For the entries below, how many lines contain the word "includes"? Reply with the number and nothing else.

= = = =

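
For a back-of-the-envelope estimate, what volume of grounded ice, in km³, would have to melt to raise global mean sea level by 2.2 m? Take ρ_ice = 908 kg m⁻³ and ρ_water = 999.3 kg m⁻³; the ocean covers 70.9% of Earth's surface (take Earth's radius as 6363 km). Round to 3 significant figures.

≈ 8.73×10^5 km³

Required water volume = Δh × A = 2.2 m × 3.61×10^14 m² = 7.936×10^14 m³ = 7.936×10^5 km³.
Ice volume = water volume × ρ_w/ρ_ice = 7.936×10^5 × 999.3/908 = 8.73×10^5 km³.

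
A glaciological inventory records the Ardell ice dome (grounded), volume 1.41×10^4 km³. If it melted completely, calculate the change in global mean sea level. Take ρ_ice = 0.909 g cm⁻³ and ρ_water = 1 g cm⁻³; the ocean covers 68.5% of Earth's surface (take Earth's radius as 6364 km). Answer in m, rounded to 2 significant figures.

≈ 0.037 m

Ardell: 1.41×10^4 km³ × (909/1000) = 1.282×10^4 km³ of water.
Spread over 3.49×10^14 m² of ocean, Δh = 1.282×10^13 / 3.49×10^14 = 0.0368 m.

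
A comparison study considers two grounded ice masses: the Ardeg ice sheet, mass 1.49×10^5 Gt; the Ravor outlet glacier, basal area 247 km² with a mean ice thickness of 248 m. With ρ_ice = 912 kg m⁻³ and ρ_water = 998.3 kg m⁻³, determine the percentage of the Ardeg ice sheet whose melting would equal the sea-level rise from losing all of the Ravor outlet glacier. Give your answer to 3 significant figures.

Equal sea-level rise means equal mass of meltwater, i.e. equal mass of ice lost.
Ice mass of Ravor: 5.587×10^13 kg; ice mass of Ardeg: 1.490×10^17 kg.
Fraction required = 5.587×10^13 / 1.490×10^17 = 3.75×10^-4 → 0.0375 %.

≈ 0.0375 %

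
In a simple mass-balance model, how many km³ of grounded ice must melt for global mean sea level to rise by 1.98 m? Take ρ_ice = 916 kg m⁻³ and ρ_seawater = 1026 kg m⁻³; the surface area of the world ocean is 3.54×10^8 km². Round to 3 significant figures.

Required water volume = Δh × A = 1.98 m × 3.54×10^14 m² = 7.009×10^14 m³ = 7.009×10^5 km³.
Ice volume = water volume × ρ_w/ρ_ice = 7.009×10^5 × 1026/916 = 7.85×10^5 km³.

≈ 7.85×10^5 km³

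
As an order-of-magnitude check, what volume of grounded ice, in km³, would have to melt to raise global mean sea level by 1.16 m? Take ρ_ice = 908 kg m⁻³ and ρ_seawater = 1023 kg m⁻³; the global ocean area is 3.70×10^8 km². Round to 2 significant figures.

Required water volume = Δh × A = 1.16 m × 3.70×10^14 m² = 4.292×10^14 m³ = 4.292×10^5 km³.
Ice volume = water volume × ρ_w/ρ_ice = 4.292×10^5 × 1023/908 = 4.8×10^5 km³.

≈ 4.8×10^5 km³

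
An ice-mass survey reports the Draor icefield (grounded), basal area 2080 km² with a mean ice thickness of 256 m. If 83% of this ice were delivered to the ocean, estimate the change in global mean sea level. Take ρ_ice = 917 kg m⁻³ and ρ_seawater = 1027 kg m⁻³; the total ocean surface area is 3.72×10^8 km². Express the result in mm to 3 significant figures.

≈ 1.06 mm

Draor: ice volume = 2080 km² × 256 m = 532.5 km³; 0.83 × 532.5 × (917/1027) = 394.6 km³ of water.
Spread over 3.72×10^14 m² of ocean, Δh = 3.946×10^11 / 3.72×10^14 = 1.06×10^-3 m = 1.06 mm.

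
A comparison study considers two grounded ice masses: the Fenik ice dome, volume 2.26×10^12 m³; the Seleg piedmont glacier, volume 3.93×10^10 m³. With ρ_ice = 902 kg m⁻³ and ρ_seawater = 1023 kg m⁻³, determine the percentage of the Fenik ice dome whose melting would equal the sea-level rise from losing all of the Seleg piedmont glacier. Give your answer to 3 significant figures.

≈ 1.74 %

Equal sea-level rise means equal mass of meltwater, i.e. equal mass of ice lost.
Ice mass of Seleg: 3.545×10^13 kg; ice mass of Fenik: 2.039×10^15 kg.
Fraction required = 3.545×10^13 / 2.039×10^15 = 0.0174 → 1.74 %.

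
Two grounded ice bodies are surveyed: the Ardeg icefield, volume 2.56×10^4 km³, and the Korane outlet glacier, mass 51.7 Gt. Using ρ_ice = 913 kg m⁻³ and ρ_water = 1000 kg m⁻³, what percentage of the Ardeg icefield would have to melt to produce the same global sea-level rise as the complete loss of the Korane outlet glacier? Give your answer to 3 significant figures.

≈ 0.221 %

Equal sea-level rise means equal mass of meltwater, i.e. equal mass of ice lost.
Ice mass of Korane: 5.170×10^13 kg; ice mass of Ardeg: 2.337×10^16 kg.
Fraction required = 5.170×10^13 / 2.337×10^16 = 2.21×10^-3 → 0.221 %.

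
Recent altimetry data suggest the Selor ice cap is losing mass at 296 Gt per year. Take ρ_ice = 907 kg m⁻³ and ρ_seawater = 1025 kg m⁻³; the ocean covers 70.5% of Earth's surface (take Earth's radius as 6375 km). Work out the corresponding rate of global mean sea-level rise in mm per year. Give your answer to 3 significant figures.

ρ_w = 1025 kg m⁻³. Annual water volume added = 296 Gt / ρ_w = 2.960×10^14 kg / 1025 kg m⁻³ = 2.888×10^11 m³.
Δh per year = 2.888×10^11 / 3.60×10^14 = 8.02×10^-4 m = 0.802 mm.

≈ 0.802 mm/yr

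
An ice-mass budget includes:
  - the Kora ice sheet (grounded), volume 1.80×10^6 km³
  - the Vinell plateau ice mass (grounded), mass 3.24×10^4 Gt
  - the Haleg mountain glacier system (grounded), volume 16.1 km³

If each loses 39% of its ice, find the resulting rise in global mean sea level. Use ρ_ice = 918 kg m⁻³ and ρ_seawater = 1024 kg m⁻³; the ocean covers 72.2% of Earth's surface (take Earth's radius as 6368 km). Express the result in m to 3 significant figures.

≈ 1.74 m

Kora: 0.39 × 1.80×10^6 km³ × (918/1024) = 6.293×10^5 km³ of water.
Vinell: 0.39 × 3.24×10^4 Gt = 1.264×10^16 kg; dividing by ρ_w = 1024 kg m⁻³ gives 1.234×10^13 m³ of water.
Haleg: 0.39 × 16.1 km³ × (918/1024) = 5.629 km³ of water.
Total added water ≈ 6.417×10^14 m³ over 3.68×10^14 m² → Δh = 1.74 m.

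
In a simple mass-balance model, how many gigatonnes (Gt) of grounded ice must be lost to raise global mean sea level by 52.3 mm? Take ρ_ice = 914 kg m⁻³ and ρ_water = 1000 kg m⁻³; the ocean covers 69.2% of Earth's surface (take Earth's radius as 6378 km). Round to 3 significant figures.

≈ 1.85×10^4 Gt

Required water volume = Δh × A = 0.0523 m × 3.54×10^14 m² = 1.850×10^13 m³.
ρ_w = 1000 kg m⁻³, so the mass of water = 1.850×10^13 m³ × 1000 kg m⁻³ = 1.850×10^16 kg = 1.85×10^4 Gt (and the same mass of ice, by conservation).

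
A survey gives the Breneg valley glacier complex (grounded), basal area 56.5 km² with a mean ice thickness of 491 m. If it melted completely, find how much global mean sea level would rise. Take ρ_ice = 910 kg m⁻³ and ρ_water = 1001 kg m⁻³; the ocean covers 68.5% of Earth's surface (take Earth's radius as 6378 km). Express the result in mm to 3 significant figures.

≈ 0.0720 mm

Breneg: ice volume = 56.5 km² × 491 m = 27.74 km³; 27.74 × (910/1001) = 25.22 km³ of water.
Spread over 3.50×10^14 m² of ocean, Δh = 2.522×10^10 / 3.50×10^14 = 7.20×10^-5 m = 0.0720 mm.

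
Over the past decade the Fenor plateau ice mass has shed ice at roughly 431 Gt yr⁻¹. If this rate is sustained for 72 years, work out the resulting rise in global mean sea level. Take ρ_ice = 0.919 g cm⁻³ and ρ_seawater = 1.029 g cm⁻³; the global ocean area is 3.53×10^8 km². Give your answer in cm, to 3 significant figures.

≈ 8.54 cm

Total mass lost = 431 Gt/yr × 72 yr = 3.103×10^4 Gt = 3.103×10^16 kg.
ρ_w = 1.029 g cm⁻³ = 1029 kg m⁻³, so water volume = 3.103×10^16 / 1029 = 3.016×10^13 m³.
Δh = 3.016×10^13 / 3.53×10^14 = 0.0854 m = 8.54 cm.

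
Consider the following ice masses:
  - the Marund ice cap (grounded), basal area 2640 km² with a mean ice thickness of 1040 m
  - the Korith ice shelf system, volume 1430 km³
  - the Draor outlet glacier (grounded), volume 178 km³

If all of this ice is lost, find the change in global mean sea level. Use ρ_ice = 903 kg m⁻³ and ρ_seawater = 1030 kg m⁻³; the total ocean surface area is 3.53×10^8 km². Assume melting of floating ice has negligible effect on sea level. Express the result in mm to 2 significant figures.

Marund: ice volume = 2640 km² × 1040 m = 2746 km³; 2746 × (903/1030) = 2407 km³ of water.
The Korith ice shelf system is floating and already displaces its own weight of water, so its melt adds essentially nothing to sea level.
Draor: 178 km³ × (903/1030) = 156.1 km³ of water.
Total added water ≈ 2.563×10^12 m³ over 3.53×10^14 m² → Δh = 7.26×10^-3 m = 7.3 mm.

≈ 7.3 mm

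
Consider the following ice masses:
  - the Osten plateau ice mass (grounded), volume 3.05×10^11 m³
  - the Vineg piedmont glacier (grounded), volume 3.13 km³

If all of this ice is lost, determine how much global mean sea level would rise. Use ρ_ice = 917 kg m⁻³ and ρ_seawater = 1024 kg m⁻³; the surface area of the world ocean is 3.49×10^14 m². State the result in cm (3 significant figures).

≈ 0.0791 cm

Osten: 3.05×10^11 m³ × (917/1024) = 2.731×10^11 m³ of water.
Vineg: 3.13 km³ × (917/1024) = 2.803 km³ of water.
Total added water ≈ 2.759×10^11 m³ over 3.49×10^14 m² → Δh = 7.91×10^-4 m = 0.0791 cm.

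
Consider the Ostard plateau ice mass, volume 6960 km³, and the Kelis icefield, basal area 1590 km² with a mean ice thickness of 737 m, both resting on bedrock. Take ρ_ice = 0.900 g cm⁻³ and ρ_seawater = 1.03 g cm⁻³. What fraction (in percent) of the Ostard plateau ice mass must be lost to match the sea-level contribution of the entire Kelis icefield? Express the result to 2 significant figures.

≈ 17 %

Equal sea-level rise means equal mass of meltwater, i.e. equal mass of ice lost.
Ice mass of Kelis: 1.055×10^15 kg; ice mass of Ostard: 6.264×10^15 kg.
Fraction required = 1.055×10^15 / 6.264×10^15 = 0.168 → 17 %.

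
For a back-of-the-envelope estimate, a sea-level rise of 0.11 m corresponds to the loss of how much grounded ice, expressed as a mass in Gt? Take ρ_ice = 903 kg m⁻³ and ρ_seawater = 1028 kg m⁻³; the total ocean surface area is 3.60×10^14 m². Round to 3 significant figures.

≈ 4.07×10^4 Gt

Required water volume = Δh × A = 0.11 m × 3.60×10^14 m² = 3.960×10^13 m³.
ρ_w = 1028 kg m⁻³, so the mass of water = 3.960×10^13 m³ × 1028 kg m⁻³ = 4.071×10^16 kg = 4.07×10^4 Gt (and the same mass of ice, by conservation).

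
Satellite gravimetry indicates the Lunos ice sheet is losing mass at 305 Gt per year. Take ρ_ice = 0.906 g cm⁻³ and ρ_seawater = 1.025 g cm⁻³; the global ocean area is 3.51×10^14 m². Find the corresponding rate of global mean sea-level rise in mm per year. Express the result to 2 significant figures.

ρ_w = 1.025 g cm⁻³ = 1025 kg m⁻³. Annual water volume added = 305 Gt / ρ_w = 3.050×10^14 kg / 1025 kg m⁻³ = 2.976×10^11 m³.
Δh per year = 2.976×10^11 / 3.51×10^14 = 8.48×10^-4 m = 0.85 mm.

≈ 0.85 mm/yr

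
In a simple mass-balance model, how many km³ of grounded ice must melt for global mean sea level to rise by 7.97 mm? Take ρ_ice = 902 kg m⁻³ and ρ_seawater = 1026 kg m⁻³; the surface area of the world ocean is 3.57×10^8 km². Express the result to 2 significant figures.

≈ 3200 km³

Required water volume = Δh × A = 0.00797 m × 3.57×10^14 m² = 2.845×10^12 m³ = 2845 km³.
Ice volume = water volume × ρ_w/ρ_ice = 2845 × 1026/902 = 3200 km³.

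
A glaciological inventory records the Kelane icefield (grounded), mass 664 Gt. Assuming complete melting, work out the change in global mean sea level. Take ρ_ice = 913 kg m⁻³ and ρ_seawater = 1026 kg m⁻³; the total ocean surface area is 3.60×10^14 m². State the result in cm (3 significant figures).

Kelane: 664 Gt = 6.640×10^14 kg; dividing by ρ_w = 1026 kg m⁻³ gives 6.472×10^11 m³ of water.
Spread over 3.60×10^14 m² of ocean, Δh = 6.472×10^11 / 3.60×10^14 = 1.80×10^-3 m = 0.180 cm.

≈ 0.180 cm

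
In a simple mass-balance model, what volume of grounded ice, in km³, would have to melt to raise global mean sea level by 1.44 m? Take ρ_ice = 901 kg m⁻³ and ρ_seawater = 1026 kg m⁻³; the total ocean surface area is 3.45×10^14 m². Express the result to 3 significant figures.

Required water volume = Δh × A = 1.44 m × 3.45×10^14 m² = 4.968×10^14 m³ = 4.968×10^5 km³.
Ice volume = water volume × ρ_w/ρ_ice = 4.968×10^5 × 1026/901 = 5.66×10^5 km³.

≈ 5.66×10^5 km³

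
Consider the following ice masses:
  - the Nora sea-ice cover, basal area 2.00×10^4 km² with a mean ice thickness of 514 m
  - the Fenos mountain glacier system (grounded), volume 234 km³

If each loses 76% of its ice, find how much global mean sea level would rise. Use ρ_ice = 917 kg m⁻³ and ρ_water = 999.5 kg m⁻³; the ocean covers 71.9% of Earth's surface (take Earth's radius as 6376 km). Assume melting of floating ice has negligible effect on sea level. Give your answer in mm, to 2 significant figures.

The Nora sea-ice cover is floating and already displaces its own weight of water, so its melt adds essentially nothing to sea level.
Fenos: 0.76 × 234 km³ × (917/999.5) = 163.2 km³ of water.
Total added water ≈ 1.632×10^11 m³ over 3.67×10^14 m² → Δh = 4.44×10^-4 m = 0.44 mm.

≈ 0.44 mm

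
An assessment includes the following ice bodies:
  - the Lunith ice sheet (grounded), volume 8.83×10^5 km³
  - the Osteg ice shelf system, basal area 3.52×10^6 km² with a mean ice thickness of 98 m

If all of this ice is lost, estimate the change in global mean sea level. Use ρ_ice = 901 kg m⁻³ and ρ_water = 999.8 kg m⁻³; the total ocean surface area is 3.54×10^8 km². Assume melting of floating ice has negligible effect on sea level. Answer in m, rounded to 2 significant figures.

Lunith: 8.83×10^5 km³ × (901/999.8) = 7.957×10^5 km³ of water.
The Osteg ice shelf system is floating and already displaces its own weight of water, so its melt adds essentially nothing to sea level.
Total added water ≈ 7.957×10^14 m³ over 3.54×10^14 m² → Δh = 2.25 m.

≈ 2.2 m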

= = = =

## RESULT OF THIS TASK
2